Aim of the exercise »
Line by line, reproduce the records exactly.

————————

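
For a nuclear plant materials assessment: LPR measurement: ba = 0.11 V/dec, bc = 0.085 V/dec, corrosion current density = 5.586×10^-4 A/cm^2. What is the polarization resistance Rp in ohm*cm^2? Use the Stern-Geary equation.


Apply the Stern-Geary equation: Rp = ba*bc / (2.303*icorr*(ba+bc))
ba*bc = 0.11*0.085 = 0.00935
ba+bc = 0.195; 2.303*icorr*(ba+bc) = 2.303*5.586×10^-4*0.195 = 2.5085888×10^-4
Rp = 0.00935 / 2.5085888×10^-4 = 37.27 ohm*cm^2

37.27 ohm*cm^2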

————————

Result of this task »
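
For a nuclear plant materials assessment: LPR measurement: ba = 0.11 V/dec, bc = 0.085 V/dec, corrosion current density = 5.586×10^-4 A/cm^2. What is the polarization resistance Rp in ohm*cm^2? Use the Stern-Geary equation.


Apply the Stern-Geary equation: Rp = ba*bc / (2.303*icorr*(ba+bc))
ba*bc = 0.11*0.085 = 0.00935
ba+bc = 0.195; 2.303*icorr*(ba+bc) = 2.303*5.586×10^-4*0.195 = 2.5085888×10^-4
Rp = 0.00935 / 2.5085888×10^-4 = 37.27 ohm*cm^2

37.27 ohm*cm^2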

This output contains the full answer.